◆ **How to complete this task**: In the listing below, a line holding "How many lattice" and a line holding "point (1, 17)." mark the range. Retype both exactly, with all lines between them.

◆ **Data extracts**:
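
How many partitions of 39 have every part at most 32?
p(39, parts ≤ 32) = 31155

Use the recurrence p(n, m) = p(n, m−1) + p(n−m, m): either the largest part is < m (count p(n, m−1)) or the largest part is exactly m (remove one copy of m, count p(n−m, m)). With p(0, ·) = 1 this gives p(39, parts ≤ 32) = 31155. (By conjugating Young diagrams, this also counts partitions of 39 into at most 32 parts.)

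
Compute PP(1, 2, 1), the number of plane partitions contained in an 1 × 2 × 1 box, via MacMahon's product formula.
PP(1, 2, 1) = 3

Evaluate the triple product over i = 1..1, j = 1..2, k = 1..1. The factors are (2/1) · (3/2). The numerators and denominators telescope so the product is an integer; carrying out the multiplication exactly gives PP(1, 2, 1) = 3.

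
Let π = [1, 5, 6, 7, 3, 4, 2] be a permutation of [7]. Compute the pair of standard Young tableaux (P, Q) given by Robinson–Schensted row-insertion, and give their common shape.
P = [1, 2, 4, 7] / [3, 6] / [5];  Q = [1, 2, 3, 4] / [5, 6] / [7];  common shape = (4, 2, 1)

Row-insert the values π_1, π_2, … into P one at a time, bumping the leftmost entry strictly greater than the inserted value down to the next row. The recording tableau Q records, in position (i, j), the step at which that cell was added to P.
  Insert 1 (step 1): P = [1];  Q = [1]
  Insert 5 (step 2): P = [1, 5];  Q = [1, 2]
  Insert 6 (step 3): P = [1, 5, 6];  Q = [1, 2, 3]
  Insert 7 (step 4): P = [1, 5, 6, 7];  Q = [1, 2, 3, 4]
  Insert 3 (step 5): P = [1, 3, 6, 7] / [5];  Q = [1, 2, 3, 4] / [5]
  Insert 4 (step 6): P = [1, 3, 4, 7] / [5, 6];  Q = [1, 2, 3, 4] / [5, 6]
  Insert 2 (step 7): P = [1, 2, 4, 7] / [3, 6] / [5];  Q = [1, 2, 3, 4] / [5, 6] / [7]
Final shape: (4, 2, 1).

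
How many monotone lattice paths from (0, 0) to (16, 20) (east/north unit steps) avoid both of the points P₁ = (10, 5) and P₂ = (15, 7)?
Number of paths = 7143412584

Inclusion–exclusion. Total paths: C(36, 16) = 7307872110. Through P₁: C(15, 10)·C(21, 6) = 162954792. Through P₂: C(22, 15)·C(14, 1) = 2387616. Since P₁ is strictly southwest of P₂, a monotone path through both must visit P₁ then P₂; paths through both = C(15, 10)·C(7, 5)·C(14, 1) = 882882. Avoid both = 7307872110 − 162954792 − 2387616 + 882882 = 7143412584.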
---
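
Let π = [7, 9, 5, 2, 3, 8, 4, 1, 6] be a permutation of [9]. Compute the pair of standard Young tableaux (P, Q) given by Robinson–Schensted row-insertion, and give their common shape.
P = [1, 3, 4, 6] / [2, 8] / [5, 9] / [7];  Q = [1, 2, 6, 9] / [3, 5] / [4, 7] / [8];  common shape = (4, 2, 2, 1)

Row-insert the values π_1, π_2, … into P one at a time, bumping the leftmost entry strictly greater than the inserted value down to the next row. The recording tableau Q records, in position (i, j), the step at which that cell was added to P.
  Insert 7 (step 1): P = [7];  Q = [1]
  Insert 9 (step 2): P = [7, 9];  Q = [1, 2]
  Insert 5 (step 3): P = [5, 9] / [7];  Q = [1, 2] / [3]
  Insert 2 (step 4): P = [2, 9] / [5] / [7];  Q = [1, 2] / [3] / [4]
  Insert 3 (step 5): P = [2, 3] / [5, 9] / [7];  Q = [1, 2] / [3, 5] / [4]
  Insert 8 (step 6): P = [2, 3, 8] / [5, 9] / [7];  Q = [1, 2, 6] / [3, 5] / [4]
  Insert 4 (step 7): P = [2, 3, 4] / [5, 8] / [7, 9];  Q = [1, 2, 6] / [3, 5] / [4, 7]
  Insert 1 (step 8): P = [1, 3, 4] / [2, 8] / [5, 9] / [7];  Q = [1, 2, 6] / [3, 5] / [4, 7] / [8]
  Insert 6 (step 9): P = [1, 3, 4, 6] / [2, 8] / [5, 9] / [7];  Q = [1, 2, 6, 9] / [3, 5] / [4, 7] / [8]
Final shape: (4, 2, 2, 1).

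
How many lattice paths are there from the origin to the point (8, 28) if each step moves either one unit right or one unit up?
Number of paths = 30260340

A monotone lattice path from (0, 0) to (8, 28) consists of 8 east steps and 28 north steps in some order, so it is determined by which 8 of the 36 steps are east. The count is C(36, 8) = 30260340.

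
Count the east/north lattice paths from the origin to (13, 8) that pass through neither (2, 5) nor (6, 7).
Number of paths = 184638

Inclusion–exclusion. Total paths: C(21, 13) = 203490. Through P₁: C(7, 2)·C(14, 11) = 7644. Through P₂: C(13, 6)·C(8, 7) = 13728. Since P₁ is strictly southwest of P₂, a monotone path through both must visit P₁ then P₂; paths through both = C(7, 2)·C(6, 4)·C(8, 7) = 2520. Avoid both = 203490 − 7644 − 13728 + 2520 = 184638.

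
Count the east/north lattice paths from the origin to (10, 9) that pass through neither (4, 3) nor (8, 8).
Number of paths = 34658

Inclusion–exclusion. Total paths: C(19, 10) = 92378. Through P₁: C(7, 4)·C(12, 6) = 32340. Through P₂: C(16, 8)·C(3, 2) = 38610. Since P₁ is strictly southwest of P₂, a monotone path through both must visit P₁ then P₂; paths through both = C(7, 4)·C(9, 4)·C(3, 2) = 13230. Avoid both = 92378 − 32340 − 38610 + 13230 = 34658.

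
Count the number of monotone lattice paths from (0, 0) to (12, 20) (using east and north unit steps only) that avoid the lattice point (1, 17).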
==
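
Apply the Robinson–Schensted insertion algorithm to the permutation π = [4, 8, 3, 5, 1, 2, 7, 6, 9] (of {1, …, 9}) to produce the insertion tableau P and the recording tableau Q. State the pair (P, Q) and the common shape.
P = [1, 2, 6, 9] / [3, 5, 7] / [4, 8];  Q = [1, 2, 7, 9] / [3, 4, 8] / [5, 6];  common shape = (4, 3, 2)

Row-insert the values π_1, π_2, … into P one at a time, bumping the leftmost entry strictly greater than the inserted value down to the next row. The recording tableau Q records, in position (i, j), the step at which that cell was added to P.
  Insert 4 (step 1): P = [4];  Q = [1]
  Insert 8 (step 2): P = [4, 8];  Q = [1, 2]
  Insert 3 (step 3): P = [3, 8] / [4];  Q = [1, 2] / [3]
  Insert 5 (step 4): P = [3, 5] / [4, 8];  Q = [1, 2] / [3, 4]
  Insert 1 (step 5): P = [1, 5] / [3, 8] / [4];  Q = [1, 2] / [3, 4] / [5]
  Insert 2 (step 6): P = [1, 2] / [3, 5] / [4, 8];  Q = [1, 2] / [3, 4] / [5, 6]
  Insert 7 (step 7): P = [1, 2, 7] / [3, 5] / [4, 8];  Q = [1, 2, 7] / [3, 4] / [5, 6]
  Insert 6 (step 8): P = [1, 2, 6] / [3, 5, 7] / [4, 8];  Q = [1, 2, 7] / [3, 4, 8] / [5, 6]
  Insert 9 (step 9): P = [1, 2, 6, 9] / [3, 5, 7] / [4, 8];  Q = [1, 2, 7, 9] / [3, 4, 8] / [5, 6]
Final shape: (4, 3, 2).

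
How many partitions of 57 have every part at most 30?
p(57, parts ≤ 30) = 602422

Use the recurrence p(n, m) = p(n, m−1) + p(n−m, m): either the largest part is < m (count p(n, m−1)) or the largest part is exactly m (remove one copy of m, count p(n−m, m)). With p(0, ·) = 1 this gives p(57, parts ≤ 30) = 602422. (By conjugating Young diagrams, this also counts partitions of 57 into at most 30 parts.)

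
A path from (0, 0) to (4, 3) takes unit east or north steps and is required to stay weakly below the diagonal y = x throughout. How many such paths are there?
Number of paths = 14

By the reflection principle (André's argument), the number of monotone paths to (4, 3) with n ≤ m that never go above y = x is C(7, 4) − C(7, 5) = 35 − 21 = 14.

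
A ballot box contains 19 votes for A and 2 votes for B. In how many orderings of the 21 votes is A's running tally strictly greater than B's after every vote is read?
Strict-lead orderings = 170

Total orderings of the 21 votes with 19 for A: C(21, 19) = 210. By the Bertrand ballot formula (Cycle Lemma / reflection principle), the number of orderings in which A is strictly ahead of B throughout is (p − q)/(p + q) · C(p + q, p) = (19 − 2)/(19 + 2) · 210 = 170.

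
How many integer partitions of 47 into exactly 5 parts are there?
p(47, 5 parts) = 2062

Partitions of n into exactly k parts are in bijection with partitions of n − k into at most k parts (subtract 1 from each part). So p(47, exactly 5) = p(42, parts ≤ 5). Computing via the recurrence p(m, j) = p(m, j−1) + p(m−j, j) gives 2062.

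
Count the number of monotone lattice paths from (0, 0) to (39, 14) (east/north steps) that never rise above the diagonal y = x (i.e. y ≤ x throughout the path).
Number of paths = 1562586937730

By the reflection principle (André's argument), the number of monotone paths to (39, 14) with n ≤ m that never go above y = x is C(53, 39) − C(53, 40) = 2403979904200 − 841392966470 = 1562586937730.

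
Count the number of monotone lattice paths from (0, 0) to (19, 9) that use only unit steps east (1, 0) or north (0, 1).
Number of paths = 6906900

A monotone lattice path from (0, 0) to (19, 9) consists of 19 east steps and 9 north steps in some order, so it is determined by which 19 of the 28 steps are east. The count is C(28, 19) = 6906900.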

◆ **Exercise output**:
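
How many lattice paths are there from the origin to the point (8, 28) if each step moves either one unit right or one unit up?
Number of paths = 30260340

A monotone lattice path from (0, 0) to (8, 28) consists of 8 east steps and 28 north steps in some order, so it is determined by which 8 of the 36 steps are east. The count is C(36, 8) = 30260340.

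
Count the east/north lattice paths from the origin to (13, 8) that pass through neither (2, 5) nor (6, 7).
Number of paths = 184638

Inclusion–exclusion. Total paths: C(21, 13) = 203490. Through P₁: C(7, 2)·C(14, 11) = 7644. Through P₂: C(13, 6)·C(8, 7) = 13728. Since P₁ is strictly southwest of P₂, a monotone path through both must visit P₁ then P₂; paths through both = C(7, 2)·C(6, 4)·C(8, 7) = 2520. Avoid both = 203490 − 7644 − 13728 + 2520 = 184638.

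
Count the east/north lattice paths from the origin to (10, 9) that pass through neither (4, 3) nor (8, 8).
Number of paths = 34658

Inclusion–exclusion. Total paths: C(19, 10) = 92378. Through P₁: C(7, 4)·C(12, 6) = 32340. Through P₂: C(16, 8)·C(3, 2) = 38610. Since P₁ is strictly southwest of P₂, a monotone path through both must visit P₁ then P₂; paths through both = C(7, 4)·C(9, 4)·C(3, 2) = 13230. Avoid both = 92378 − 32340 − 38610 + 13230 = 34658.

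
Count the number of monotone lattice paths from (0, 0) to (12, 20) (using east and north unit steps only) that avoid the lattice point (1, 17).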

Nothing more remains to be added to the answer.